Stored data entries:
-------------------------
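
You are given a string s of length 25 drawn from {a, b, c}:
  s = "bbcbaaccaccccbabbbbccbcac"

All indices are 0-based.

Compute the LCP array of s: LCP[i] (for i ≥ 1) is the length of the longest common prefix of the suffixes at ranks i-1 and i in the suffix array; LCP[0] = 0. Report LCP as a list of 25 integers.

rank | idx | suffix
   0 |   4 | aaccaccccbabbbbccbcac
   1 |  14 | abbbbccbcac
   2 |  23 | ac
   3 |   5 | accaccccbabbbbccbcac
   4 |   8 | accccbabbbbccbcac
   5 |   3 | baaccaccccbabbbbccbcac
   6 |  13 | babbbbccbcac
   7 |  15 | bbbbccbcac
   8 |  16 | bbbccbcac
   9 |   0 | bbcbaaccaccccbabbbbccbcac
  10 |  17 | bbccbcac
  11 |  21 | bcac
  12 |   1 | bcbaaccaccccbabbbbccbcac
  13 |  18 | bccbcac
  14 |  24 | c
  15 |  22 | cac
  16 |   7 | caccccbabbbbccbcac
  17 |   2 | cbaaccaccccbabbbbccbcac
  18 |  12 | cbabbbbccbcac
  19 |  20 | cbcac
  20 |   6 | ccaccccbabbbbccbcac
  21 |  11 | ccbabbbbccbcac
  22 |  19 | ccbcac
  23 |  10 | cccbabbbbccbcac
  24 |   9 | ccccbabbbbccbcac

SA = [4, 14, 23, 5, 8, 3, 13, 15, 16, 0, 17, 21, 1, 18, 24, 22, 7, 2, 12, 20, 6, 11, 19, 10, 9]
i: (SA[i-1],SA[i]) lcp shared
  1: (4,14) 1 'a'
  2: (14,23) 1 'a'
  3: (23,5) 2 'ac'
  4: (5,8) 3 'acc'
  5: (8,3) 0 ''
  6: (3,13) 2 'ba'
  7: (13,15) 1 'b'
  8: (15,16) 3 'bbb'
  9: (16,0) 2 'bb'
  10: (0,17) 3 'bbc'
  11: (17,21) 1 'b'
  12: (21,1) 2 'bc'
  13: (1,18) 2 'bc'
  14: (18,24) 0 ''
  15: (24,22) 1 'c'
  16: (22,7) 3 'cac'
  17: (7,2) 1 'c'
  18: (2,12) 3 'cba'
  19: (12,20) 2 'cb'
  20: (20,6) 1 'c'
  21: (6,11) 2 'cc'
  22: (11,19) 3 'ccb'
  23: (19,10) 2 'cc'
  24: (10,9) 3 'ccc'

[0, 1, 1, 2, 3, 0, 2, 1, 3, 2, 3, 1, 2, 2, 0, 1, 3, 1, 3, 2, 1, 2, 3, 2, 3]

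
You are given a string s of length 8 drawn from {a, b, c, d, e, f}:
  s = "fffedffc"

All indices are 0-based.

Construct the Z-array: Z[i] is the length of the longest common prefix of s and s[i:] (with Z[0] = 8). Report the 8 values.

[8, 2, 1, 0, 0, 2, 1, 0]

Z[0]=8
i=1: i≥r, start 0; Z[1]=2 grow→box=[1,3)
i=2: min(r-i=1, Z[1]=2)=1; Z[2]=1
i=3: i≥r, start 0; Z[3]=0
i=4: i≥r, start 0; Z[4]=0
i=5: i≥r, start 0; Z[5]=2 grow→box=[5,7)
i=6: min(r-i=1, Z[1]=2)=1; Z[6]=1
i=7: i≥r, start 0; Z[7]=0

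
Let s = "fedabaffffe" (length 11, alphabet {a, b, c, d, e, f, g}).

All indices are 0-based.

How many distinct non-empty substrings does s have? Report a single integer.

56

sorted suffixes:
  #0 SA[0]=3  'abaffffe'
  #1 SA[1]=5  'affffe'
  #2 SA[2]=4  'baffffe'
  #3 SA[3]=2  'dabaffffe'
  #4 SA[4]=10  'e'
  #5 SA[5]=1  'edabaffffe'
  #6 SA[6]=9  'fe'
  #7 SA[7]=0  'fedabaffffe'
  #8 SA[8]=8  'ffe'
  #9 SA[9]=7  'fffe'
  #10 SA[10]=6  'ffffe'

SA = [3, 5, 4, 2, 10, 1, 9, 0, 8, 7, 6]
i: (SA[i-1],SA[i]) lcp shared
  1: (3,5) 1 'a'
  2: (5,4) 0 ''
  3: (4,2) 0 ''
  4: (2,10) 0 ''
  5: (10,1) 1 'e'
  6: (1,9) 0 ''
  7: (9,0) 2 'fe'
  8: (0,8) 1 'f'
  9: (8,7) 2 'ff'
  10: (7,6) 3 'fff'

n(n+1)/2 = 11·12/2 = 66
Σ LCP = 0 + 1 + 0 + 0 + 0 + 1 + 0 + 2 + 1 + 2 + 3 = 10
distinct = 66 − 10 = 56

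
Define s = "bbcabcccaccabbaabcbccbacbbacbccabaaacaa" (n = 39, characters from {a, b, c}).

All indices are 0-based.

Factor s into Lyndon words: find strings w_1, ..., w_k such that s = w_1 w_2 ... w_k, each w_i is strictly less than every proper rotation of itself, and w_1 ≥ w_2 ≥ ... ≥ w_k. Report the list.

emit factor 1: 'bbc' (i=0, period=3)
emit factor 2: 'abcccacc' (i=3, period=8)
emit factor 3: 'abb' (i=11, period=3)
emit factor 4: 'aabcbccbacbbacbccab' (i=14, period=19)
emit factor 5: 'aaac' (i=33, period=4)
emit factor 6: 'a' (i=37, period=1)
emit factor 7: 'a' (i=38, period=1)

["bbc", "abcccacc", "abb", "aabcbccbacbbacbccab", "aaac", "a", "a"]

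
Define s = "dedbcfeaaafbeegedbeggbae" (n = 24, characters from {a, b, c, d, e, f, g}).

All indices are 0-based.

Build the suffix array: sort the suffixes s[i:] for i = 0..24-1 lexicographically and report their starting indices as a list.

rank | idx | suffix
   0 |   7 | aaafbeegedbeggbae
   1 |   8 | aafbeegedbeggbae
   2 |  22 | ae
   3 |   9 | afbeegedbeggbae
   4 |  21 | bae
   5 |   3 | bcfeaaafbeegedbeggbae
   6 |  11 | beegedbeggbae
   7 |  17 | beggbae
   8 |   4 | cfeaaafbeegedbeggbae
   9 |   2 | dbcfeaaafbeegedbeggbae
  10 |  16 | dbeggbae
  11 |   0 | dedbcfeaaafbeegedbeggbae
  12 |  23 | e
  13 |   6 | eaaafbeegedbeggbae
  14 |   1 | edbcfeaaafbeegedbeggbae
  15 |  15 | edbeggbae
  16 |  12 | eegedbeggbae
  17 |  13 | egedbeggbae
  18 |  18 | eggbae
  19 |  10 | fbeegedbeggbae
  20 |   5 | feaaafbeegedbeggbae
  21 |  20 | gbae
  22 |  14 | gedbeggbae
  23 |  19 | ggbae

[7, 8, 22, 9, 21, 3, 11, 17, 4, 2, 16, 0, 23, 6, 1, 15, 12, 13, 18, 10, 5, 20, 14, 19]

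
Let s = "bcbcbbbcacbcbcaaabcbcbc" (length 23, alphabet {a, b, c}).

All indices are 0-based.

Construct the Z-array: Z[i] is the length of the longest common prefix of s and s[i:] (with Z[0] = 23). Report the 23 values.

Z[0]=23
i=1: outside box; Z[1]=0
i=2: outside box; Z[2]=3 grow→box=[2,5)
i=3: min(r-i=2, Z[1]=0)=0; Z[3]=0
i=4: min(r-i=1, Z[2]=3)=1; Z[4]=1
i=5: outside box; Z[5]=1 grow→box=[5,6)
i=6: outside box; Z[6]=2 grow→box=[6,8)
i=7: min(r-i=1, Z[1]=0)=0; Z[7]=0
i=8: outside box; Z[8]=0
i=9: outside box; Z[9]=0
i=10: outside box; Z[10]=4 grow→box=[10,14)
i=11: min(r-i=3, Z[1]=0)=0; Z[11]=0
i=12: min(r-i=2, Z[2]=3)=2; Z[12]=2
i=13: min(r-i=1, Z[3]=0)=0; Z[13]=0
i=14: outside box; Z[14]=0
i=15: outside box; Z[15]=0
i=16: outside box; Z[16]=0
i=17: outside box; Z[17]=5 grow→box=[17,22)
i=18: min(r-i=4, Z[1]=0)=0; Z[18]=0
i=19: min(r-i=3, Z[2]=3)=3; Z[19]=4 grow→box=[19,23)
i=20: min(r-i=3, Z[1]=0)=0; Z[20]=0
i=21: min(r-i=2, Z[2]=3)=2; Z[21]=2
i=22: min(r-i=1, Z[3]=0)=0; Z[22]=0

[23, 0, 3, 0, 1, 1, 2, 0, 0, 0, 4, 0, 2, 0, 0, 0, 0, 5, 0, 4, 0, 2, 0]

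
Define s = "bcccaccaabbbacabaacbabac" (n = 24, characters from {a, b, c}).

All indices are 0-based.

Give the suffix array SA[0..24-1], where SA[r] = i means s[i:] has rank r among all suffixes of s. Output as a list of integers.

sorted suffixes:
  #0 SA[0]=7  'aabbbacabaacbabac'
  #1 SA[1]=16  'aacbabac'
  #2 SA[2]=14  'abaacbabac'
  #3 SA[3]=20  'abac'
  #4 SA[4]=8  'abbbacabaacbabac'
  #5 SA[5]=22  'ac'
  #6 SA[6]=12  'acabaacbabac'
  #7 SA[7]=17  'acbabac'
  #8 SA[8]=4  'accaabbbacabaacbabac'
  #9 SA[9]=15  'baacbabac'
  #10 SA[10]=19  'babac'
  #11 SA[11]=21  'bac'
  #12 SA[12]=11  'bacabaacbabac'
  #13 SA[13]=10  'bbacabaacbabac'
  #14 SA[14]=9  'bbbacabaacbabac'
  #15 SA[15]=0  'bcccaccaabbbacabaacbabac'
  #16 SA[16]=23  'c'
  #17 SA[17]=6  'caabbbacabaacbabac'
  #18 SA[18]=13  'cabaacbabac'
  #19 SA[19]=3  'caccaabbbacabaacbabac'
  #20 SA[20]=18  'cbabac'
  #21 SA[21]=5  'ccaabbbacabaacbabac'
  #22 SA[22]=2  'ccaccaabbbacabaacbabac'
  #23 SA[23]=1  'cccaccaabbbacabaacbabac'

[7, 16, 14, 20, 8, 22, 12, 17, 4, 15, 19, 21, 11, 10, 9, 0, 23, 6, 13, 3, 18, 5, 2, 1]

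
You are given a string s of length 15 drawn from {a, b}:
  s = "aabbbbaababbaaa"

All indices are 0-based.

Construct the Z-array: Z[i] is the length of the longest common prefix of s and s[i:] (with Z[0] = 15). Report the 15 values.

[15, 1, 0, 0, 0, 0, 3, 1, 0, 1, 0, 0, 2, 2, 1]

Z[0]=15
i=1: i≥r, start 0; Z[1]=1 extend→box=[1,2)
i=2: i≥r, start 0; Z[2]=0
i=3: i≥r, start 0; Z[3]=0
i=4: i≥r, start 0; Z[4]=0
i=5: i≥r, start 0; Z[5]=0
i=6: i≥r, start 0; Z[6]=3 extend→box=[6,9)
i=7: min(r-i=2, Z[1]=1)=1; Z[7]=1
i=8: min(r-i=1, Z[2]=0)=0; Z[8]=0
i=9: i≥r, start 0; Z[9]=1 extend→box=[9,10)
i=10: i≥r, start 0; Z[10]=0
i=11: i≥r, start 0; Z[11]=0
i=12: i≥r, start 0; Z[12]=2 extend→box=[12,14)
i=13: min(r-i=1, Z[1]=1)=1; Z[13]=2 extend→box=[13,15)
i=14: min(r-i=1, Z[1]=1)=1; Z[14]=1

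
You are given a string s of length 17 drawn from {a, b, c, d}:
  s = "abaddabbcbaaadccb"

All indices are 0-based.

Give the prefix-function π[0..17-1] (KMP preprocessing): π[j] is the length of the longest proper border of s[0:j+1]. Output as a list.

π[0] = 0
j=1 s[j]='b': π[1]=0 (border '')
j=2 s[j]='a': π[2]=1 (border 'a')
j=3 s[j]='d': k: 1→0; π[3]=0 (border '')
j=4 s[j]='d': π[4]=0 (border '')
j=5 s[j]='a': π[5]=1 (border 'a')
j=6 s[j]='b': π[6]=2 (border 'ab')
j=7 s[j]='b': k: 2→0; π[7]=0 (border '')
j=8 s[j]='c': π[8]=0 (border '')
j=9 s[j]='b': π[9]=0 (border '')
j=10 s[j]='a': π[10]=1 (border 'a')
j=11 s[j]='a': k: 1→0; π[11]=1 (border 'a')
j=12 s[j]='a': k: 1→0; π[12]=1 (border 'a')
j=13 s[j]='d': k: 1→0; π[13]=0 (border '')
j=14 s[j]='c': π[14]=0 (border '')
j=15 s[j]='c': π[15]=0 (border '')
j=16 s[j]='b': π[16]=0 (border '')

[0, 0, 1, 0, 0, 1, 2, 0, 0, 0, 1, 1, 1, 0, 0, 0, 0]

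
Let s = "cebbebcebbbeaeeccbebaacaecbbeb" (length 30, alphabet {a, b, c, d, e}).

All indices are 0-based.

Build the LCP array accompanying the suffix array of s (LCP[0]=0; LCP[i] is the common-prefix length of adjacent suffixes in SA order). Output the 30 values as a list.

rank | idx | suffix
   0 |  20 | aacaecbbeb
   1 |  21 | acaecbbeb
   2 |  23 | aecbbeb
   3 |  12 | aeeccbebaacaecbbeb
   4 |  29 | b
   5 |  19 | baacaecbbeb
   6 |   8 | bbbeaeeccbebaacaecbbeb
   7 |   9 | bbeaeeccbebaacaecbbeb
   8 |  26 | bbeb
   9 |   2 | bbebcebbbeaeeccbebaacaecbbeb
  10 |   5 | bcebbbeaeeccbebaacaecbbeb
  11 |  10 | beaeeccbebaacaecbbeb
  12 |  27 | beb
  13 |  17 | bebaacaecbbeb
  14 |   3 | bebcebbbeaeeccbebaacaecbbeb
  15 |  22 | caecbbeb
  16 |  25 | cbbeb
  17 |  16 | cbebaacaecbbeb
  18 |  15 | ccbebaacaecbbeb
  19 |   6 | cebbbeaeeccbebaacaecbbeb
  20 |   0 | cebbebcebbbeaeeccbebaacaecbbeb
  21 |  11 | eaeeccbebaacaecbbeb
  22 |  28 | eb
  23 |  18 | ebaacaecbbeb
  24 |   7 | ebbbeaeeccbebaacaecbbeb
  25 |   1 | ebbebcebbbeaeeccbebaacaecbbeb
  26 |   4 | ebcebbbeaeeccbebaacaecbbeb
  27 |  24 | ecbbeb
  28 |  14 | eccbebaacaecbbeb
  29 |  13 | eeccbebaacaecbbeb

SA = [20, 21, 23, 12, 29, 19, 8, 9, 26, 2, 5, 10, 27, 17, 3, 22, 25, 16, 15, 6, 0, 11, 28, 18, 7, 1, 4, 24, 14, 13]
i: (SA[i-1],SA[i]) lcp shared
  1: (20,21) 1 'a'
  2: (21,23) 1 'a'
  3: (23,12) 2 'ae'
  4: (12,29) 0 ''
  5: (29,19) 1 'b'
  6: (19,8) 1 'b'
  7: (8,9) 2 'bb'
  8: (9,26) 3 'bbe'
  9: (26,2) 4 'bbeb'
  10: (2,5) 1 'b'
  11: (5,10) 1 'b'
  12: (10,27) 2 'be'
  13: (27,17) 3 'beb'
  14: (17,3) 3 'beb'
  15: (3,22) 0 ''
  16: (22,25) 1 'c'
  17: (25,16) 2 'cb'
  18: (16,15) 1 'c'
  19: (15,6) 1 'c'
  20: (6,0) 4 'cebb'
  21: (0,11) 0 ''
  22: (11,28) 1 'e'
  23: (28,18) 2 'eb'
  24: (18,7) 2 'eb'
  25: (7,1) 3 'ebb'
  26: (1,4) 2 'eb'
  27: (4,24) 1 'e'
  28: (24,14) 2 'ec'
  29: (14,13) 1 'e'

[0, 1, 1, 2, 0, 1, 1, 2, 3, 4, 1, 1, 2, 3, 3, 0, 1, 2, 1, 1, 4, 0, 1, 2, 2, 3, 2, 1, 2, 1]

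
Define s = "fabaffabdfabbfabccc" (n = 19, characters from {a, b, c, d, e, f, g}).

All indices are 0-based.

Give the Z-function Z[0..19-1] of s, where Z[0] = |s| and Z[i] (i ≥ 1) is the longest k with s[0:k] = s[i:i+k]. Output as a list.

[19, 0, 0, 0, 1, 3, 0, 0, 0, 3, 0, 0, 0, 3, 0, 0, 0, 0, 0]

Z[0]=19
i=1: fresh scan; Z[1]=0
i=2: fresh scan; Z[2]=0
i=3: fresh scan; Z[3]=0
i=4: fresh scan; Z[4]=1 extend→box=[4,5)
i=5: fresh scan; Z[5]=3 extend→box=[5,8)
i=6: min(r-i=2, Z[1]=0)=0; Z[6]=0
i=7: min(r-i=1, Z[2]=0)=0; Z[7]=0
i=8: fresh scan; Z[8]=0
i=9: fresh scan; Z[9]=3 extend→box=[9,12)
i=10: min(r-i=2, Z[1]=0)=0; Z[10]=0
i=11: min(r-i=1, Z[2]=0)=0; Z[11]=0
i=12: fresh scan; Z[12]=0
i=13: fresh scan; Z[13]=3 extend→box=[13,16)
i=14: min(r-i=2, Z[1]=0)=0; Z[14]=0
i=15: min(r-i=1, Z[2]=0)=0; Z[15]=0
i=16: fresh scan; Z[16]=0
i=17: fresh scan; Z[17]=0
i=18: fresh scan; Z[18]=0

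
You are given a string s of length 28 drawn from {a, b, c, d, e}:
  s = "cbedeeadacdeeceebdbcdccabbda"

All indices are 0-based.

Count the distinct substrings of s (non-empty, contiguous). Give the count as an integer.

rank | idx | suffix
   0 |  27 | a
   1 |  23 | abbda
   2 |   8 | acdeeceebdbcdccabbda
   3 |   6 | adacdeeceebdbcdccabbda
   4 |  24 | bbda
   5 |  18 | bcdccabbda
   6 |  25 | bda
   7 |  16 | bdbcdccabbda
   8 |   1 | bedeeadacdeeceebdbcdccabbda
   9 |  22 | cabbda
  10 |   0 | cbedeeadacdeeceebdbcdccabbda
  11 |  21 | ccabbda
  12 |  19 | cdccabbda
  13 |   9 | cdeeceebdbcdccabbda
  14 |  13 | ceebdbcdccabbda
  15 |  26 | da
  16 |   7 | dacdeeceebdbcdccabbda
  17 |  17 | dbcdccabbda
  18 |  20 | dccabbda
  19 |   3 | deeadacdeeceebdbcdccabbda
  20 |  10 | deeceebdbcdccabbda
  21 |   5 | eadacdeeceebdbcdccabbda
  22 |  15 | ebdbcdccabbda
  23 |  12 | eceebdbcdccabbda
  24 |   2 | edeeadacdeeceebdbcdccabbda
  25 |   4 | eeadacdeeceebdbcdccabbda
  26 |  14 | eebdbcdccabbda
  27 |  11 | eeceebdbcdccabbda

SA = [27, 23, 8, 6, 24, 18, 25, 16, 1, 22, 0, 21, 19, 9, 13, 26, 7, 17, 20, 3, 10, 5, 15, 12, 2, 4, 14, 11]
i: (SA[i-1],SA[i]) lcp shared
  1: (27,23) 1 'a'
  2: (23,8) 1 'a'
  3: (8,6) 1 'a'
  4: (6,24) 0 ''
  5: (24,18) 1 'b'
  6: (18,25) 1 'b'
  7: (25,16) 2 'bd'
  8: (16,1) 1 'b'
  9: (1,22) 0 ''
  10: (22,0) 1 'c'
  11: (0,21) 1 'c'
  12: (21,19) 1 'c'
  13: (19,9) 2 'cd'
  14: (9,13) 1 'c'
  15: (13,26) 0 ''
  16: (26,7) 2 'da'
  17: (7,17) 1 'd'
  18: (17,20) 1 'd'
  19: (20,3) 1 'd'
  20: (3,10) 3 'dee'
  21: (10,5) 0 ''
  22: (5,15) 1 'e'
  23: (15,12) 1 'e'
  24: (12,2) 1 'e'
  25: (2,4) 1 'e'
  26: (4,14) 2 'ee'
  27: (14,11) 2 'ee'

n(n+1)/2 = 28·29/2 = 406
Σ LCP = 0 + 1 + 1 + 1 + 0 + 1 + 1 + 2 + 1 + 0 + 1 + 1 + 1 + 2 + 1 + 0 + 2 + 1 + 1 + 1 + 3 + 0 + 1 + 1 + 1 + 1 + 2 + 2 = 30
distinct = 406 − 30 = 376

376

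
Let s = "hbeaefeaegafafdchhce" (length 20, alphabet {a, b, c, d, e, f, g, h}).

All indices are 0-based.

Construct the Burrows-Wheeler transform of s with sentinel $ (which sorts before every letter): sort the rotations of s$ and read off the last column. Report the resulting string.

eeegfhhdfcbfaaaaee$hc

rank  rotation               last
    0  $hbeaefeaegafafdchhce  e
    1  aefeaegafafdchhce$hbe  e
    2  aegafafdchhce$hbeaefe  e
    3  afafdchhce$hbeaefeaeg  g
    4  afdchhce$hbeaefeaegaf  f
    5  beaefeaegafafdchhce$h  h
    6  ce$hbeaefeaegafafdchh  h
    7  chhce$hbeaefeaegafafd  d
    8  dchhce$hbeaefeaegafaf  f
    9  e$hbeaefeaegafafdchhc  c
   10  eaefeaegafafdchhce$hb  b
   11  eaegafafdchhce$hbeaef  f
   12  efeaegafafdchhce$hbea  a
   13  egafafdchhce$hbeaefea  a
   14  fafdchhce$hbeaefeaega  a
   15  fdchhce$hbeaefeaegafa  a
   16  feaegafafdchhce$hbeae  e
   17  gafafdchhce$hbeaefeae  e
   18  hbeaefeaegafafdchhce$  $
   19  hce$hbeaefeaegafafdch  h
   20  hhce$hbeaefeaegafafdc  c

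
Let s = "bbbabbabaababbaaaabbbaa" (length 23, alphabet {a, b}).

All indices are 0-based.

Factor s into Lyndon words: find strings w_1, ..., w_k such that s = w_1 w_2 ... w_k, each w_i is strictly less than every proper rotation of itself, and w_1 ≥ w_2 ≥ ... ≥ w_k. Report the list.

["b", "b", "b", "abb", "ab", "aababb", "aaaabbb", "a", "a"]

emit factor 1: 'b' (i=0, period=1)
emit factor 2: 'b' (i=1, period=1)
emit factor 3: 'b' (i=2, period=1)
emit factor 4: 'abb' (i=3, period=3)
emit factor 5: 'ab' (i=6, period=2)
emit factor 6: 'aababb' (i=8, period=6)
emit factor 7: 'aaaabbb' (i=14, period=7)
emit factor 8: 'a' (i=21, period=1)
emit factor 9: 'a' (i=22, period=1)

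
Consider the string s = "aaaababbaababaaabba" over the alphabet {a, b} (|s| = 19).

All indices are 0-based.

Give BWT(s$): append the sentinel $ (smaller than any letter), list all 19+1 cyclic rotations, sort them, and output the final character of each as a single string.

rank  rotation              last
    0  $aaaababbaababaaabba  a
    1  a$aaaababbaababaaabb  b
    2  aaaababbaababaaabba$  $
    3  aaababbaababaaabba$a  a
    4  aaabba$aaaababbaabab  b
    5  aababaaabba$aaaababb  b
    6  aababbaababaaabba$aa  a
    7  aabba$aaaababbaababa  a
    8  abaaabba$aaaababbaab  b
    9  ababaaabba$aaaababba  a
   10  ababbaababaaabba$aaa  a
   11  abba$aaaababbaababaa  a
   12  abbaababaaabba$aaaab  b
   13  ba$aaaababbaababaaab  b
   14  baaabba$aaaababbaaba  a
   15  baababaaabba$aaaabab  b
   16  babaaabba$aaaababbaa  a
   17  babbaababaaabba$aaaa  a
   18  bba$aaaababbaababaaa  a
   19  bbaababaaabba$aaaaba  a

ab$abbaabaaabbabaaaa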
-------------------------
WHAT IS BEING ASKED: Where the data above reaches the line holding "(length 30, alphabet", begin printing, and stop after the line holding "19, characters from". Each line must be reproduced exactly, with nothing else added.

EXERCISE RESULT:
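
Let s = "cebbebcebbbeaeeccbebaacaecbbeb" (length 30, alphabet {a, b, c, d, e}).

All indices are 0-based.

Build the LCP array accompanying the suffix array of s (LCP[0]=0; LCP[i] is the common-prefix length of adjacent suffixes in SA order). Output the 30 values as a list.

rank | idx | suffix
   0 |  20 | aacaecbbeb
   1 |  21 | acaecbbeb
   2 |  23 | aecbbeb
   3 |  12 | aeeccbebaacaecbbeb
   4 |  29 | b
   5 |  19 | baacaecbbeb
   6 |   8 | bbbeaeeccbebaacaecbbeb
   7 |   9 | bbeaeeccbebaacaecbbeb
   8 |  26 | bbeb
   9 |   2 | bbebcebbbeaeeccbebaacaecbbeb
  10 |   5 | bcebbbeaeeccbebaacaecbbeb
  11 |  10 | beaeeccbebaacaecbbeb
  12 |  27 | beb
  13 |  17 | bebaacaecbbeb
  14 |   3 | bebcebbbeaeeccbebaacaecbbeb
  15 |  22 | caecbbeb
  16 |  25 | cbbeb
  17 |  16 | cbebaacaecbbeb
  18 |  15 | ccbebaacaecbbeb
  19 |   6 | cebbbeaeeccbebaacaecbbeb
  20 |   0 | cebbebcebbbeaeeccbebaacaecbbeb
  21 |  11 | eaeeccbebaacaecbbeb
  22 |  28 | eb
  23 |  18 | ebaacaecbbeb
  24 |   7 | ebbbeaeeccbebaacaecbbeb
  25 |   1 | ebbebcebbbeaeeccbebaacaecbbeb
  26 |   4 | ebcebbbeaeeccbebaacaecbbeb
  27 |  24 | ecbbeb
  28 |  14 | eccbebaacaecbbeb
  29 |  13 | eeccbebaacaecbbeb

SA = [20, 21, 23, 12, 29, 19, 8, 9, 26, 2, 5, 10, 27, 17, 3, 22, 25, 16, 15, 6, 0, 11, 28, 18, 7, 1, 4, 24, 14, 13]
i: (SA[i-1],SA[i]) lcp shared
  1: (20,21) 1 'a'
  2: (21,23) 1 'a'
  3: (23,12) 2 'ae'
  4: (12,29) 0 ''
  5: (29,19) 1 'b'
  6: (19,8) 1 'b'
  7: (8,9) 2 'bb'
  8: (9,26) 3 'bbe'
  9: (26,2) 4 'bbeb'
  10: (2,5) 1 'b'
  11: (5,10) 1 'b'
  12: (10,27) 2 'be'
  13: (27,17) 3 'beb'
  14: (17,3) 3 'beb'
  15: (3,22) 0 ''
  16: (22,25) 1 'c'
  17: (25,16) 2 'cb'
  18: (16,15) 1 'c'
  19: (15,6) 1 'c'
  20: (6,0) 4 'cebb'
  21: (0,11) 0 ''
  22: (11,28) 1 'e'
  23: (28,18) 2 'eb'
  24: (18,7) 2 'eb'
  25: (7,1) 3 'ebb'
  26: (1,4) 2 'eb'
  27: (4,24) 1 'e'
  28: (24,14) 2 'ec'
  29: (14,13) 1 'e'

[0, 1, 1, 2, 0, 1, 1, 2, 3, 4, 1, 1, 2, 3, 3, 0, 1, 2, 1, 1, 4, 0, 1, 2, 2, 3, 2, 1, 2, 1]

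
Define s = "fabaffabdfabbfabccc" (n = 19, characters from {a, b, c, d, e, f, g}).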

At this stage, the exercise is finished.